### DATA

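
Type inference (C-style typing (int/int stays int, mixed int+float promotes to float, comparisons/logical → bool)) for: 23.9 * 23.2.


Operand types: float * float
Rule: mixed int/float promotes to float; int/int stays int
Result type: float


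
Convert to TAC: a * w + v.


Break into single-operator statements:
t1 = a * w
t2 = t1 + v


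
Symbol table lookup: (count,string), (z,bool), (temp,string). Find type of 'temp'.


Lookup 'temp' → type string


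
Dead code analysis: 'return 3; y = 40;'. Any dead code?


statement follows a return and is unreachable
Dead: 'y = 40'


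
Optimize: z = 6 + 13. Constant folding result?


6 + 13 = 19 at compile time
Optimized: z = 19


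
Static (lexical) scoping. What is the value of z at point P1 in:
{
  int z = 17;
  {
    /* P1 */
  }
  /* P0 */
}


P1's block does not declare z; resolves to the enclosing declaration at depth 0
z = 17


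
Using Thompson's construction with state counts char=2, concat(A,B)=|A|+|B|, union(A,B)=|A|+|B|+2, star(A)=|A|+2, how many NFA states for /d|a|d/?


Syntax tree has 3 char leaf(s), 2 union(s), 0 star(s)
chars contribute 3×2 = 6; each union adds +2; each star adds +2
Total: 6 + 4 + 0 = 10 states


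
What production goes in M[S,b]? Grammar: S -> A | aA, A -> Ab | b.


For [S, b]: 'b' ∈ FIRST(A)
Entry: S -> A


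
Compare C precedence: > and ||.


'>' is relational (level 7); '||' is logical OR (level 1)
Higher level binds tighter
'>' has higher precedence than '||'


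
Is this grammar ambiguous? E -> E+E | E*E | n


'n+n*n' has two parse trees (no precedence encoded between + and *)
Ambiguous


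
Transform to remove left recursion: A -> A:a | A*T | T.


Left-recursive alternatives: A:a, A*T; non-recursive: T
Introduce A': A -> TA', A' -> :aA' | *TA' | ε


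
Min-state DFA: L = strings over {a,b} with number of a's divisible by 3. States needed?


Track (count of a) mod 3: states 0..2, accept at 0
Minimal DFA: 3 states


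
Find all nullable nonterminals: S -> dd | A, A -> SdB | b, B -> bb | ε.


A nonterminal is nullable iff some alternative derives ε (directly, or every symbol in it is nullable)
Nullable: {B}


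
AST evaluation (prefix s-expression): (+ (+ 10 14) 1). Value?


Evaluate inner: (+ 10 14) = 24
Evaluate root: (+ 24 1) = 25
Result: 25


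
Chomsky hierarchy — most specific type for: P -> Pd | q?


Left-linear: every RHS is a terminal or one nonterminal followed by a terminal
Classification: Type 3 (Regular)


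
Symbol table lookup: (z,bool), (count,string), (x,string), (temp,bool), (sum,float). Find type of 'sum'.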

### YOUR GOAL
Every record must appear in the answer exactly as written.

### ANSWER BOX
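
Type inference (C-style typing (int/int stays int, mixed int+float promotes to float, comparisons/logical → bool)) for: 23.9 * 23.2.


Operand types: float * float
Rule: mixed int/float promotes to float; int/int stays int
Result type: float


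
Convert to TAC: a * w + v.


Break into single-operator statements:
t1 = a * w
t2 = t1 + v


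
Symbol table lookup: (count,string), (z,bool), (temp,string). Find type of 'temp'.


Lookup 'temp' → type string


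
Dead code analysis: 'return 3; y = 40;'. Any dead code?


statement follows a return and is unreachable
Dead: 'y = 40'


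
Optimize: z = 6 + 13. Constant folding result?


6 + 13 = 19 at compile time
Optimized: z = 19


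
Static (lexical) scoping. What is the value of z at point P1 in:
{
  int z = 17;
  {
    /* P1 */
  }
  /* P0 */
}


P1's block does not declare z; resolves to the enclosing declaration at depth 0
z = 17


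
Using Thompson's construction with state counts char=2, concat(A,B)=|A|+|B|, union(A,B)=|A|+|B|+2, star(A)=|A|+2, how many NFA states for /d|a|d/?


Syntax tree has 3 char leaf(s), 2 union(s), 0 star(s)
chars contribute 3×2 = 6; each union adds +2; each star adds +2
Total: 6 + 4 + 0 = 10 states


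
What production goes in M[S,b]? Grammar: S -> A | aA, A -> Ab | b.


For [S, b]: 'b' ∈ FIRST(A)
Entry: S -> A


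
Compare C precedence: > and ||.


'>' is relational (level 7); '||' is logical OR (level 1)
Higher level binds tighter
'>' has higher precedence than '||'


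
Is this grammar ambiguous? E -> E+E | E*E | n


'n+n*n' has two parse trees (no precedence encoded between + and *)
Ambiguous


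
Transform to remove left recursion: A -> A:a | A*T | T.


Left-recursive alternatives: A:a, A*T; non-recursive: T
Introduce A': A -> TA', A' -> :aA' | *TA' | ε


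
Min-state DFA: L = strings over {a,b} with number of a's divisible by 3. States needed?


Track (count of a) mod 3: states 0..2, accept at 0
Minimal DFA: 3 states


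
Find all nullable nonterminals: S -> dd | A, A -> SdB | b, B -> bb | ε.


A nonterminal is nullable iff some alternative derives ε (directly, or every symbol in it is nullable)
Nullable: {B}


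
AST evaluation (prefix s-expression): (+ (+ 10 14) 1). Value?


Evaluate inner: (+ 10 14) = 24
Evaluate root: (+ 24 1) = 25
Result: 25


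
Chomsky hierarchy — most specific type for: P -> Pd | q?


Left-linear: every RHS is a terminal or one nonterminal followed by a terminal
Classification: Type 3 (Regular)


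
Symbol table lookup: (z,bool), (count,string), (x,string), (temp,bool), (sum,float). Find type of 'sum'.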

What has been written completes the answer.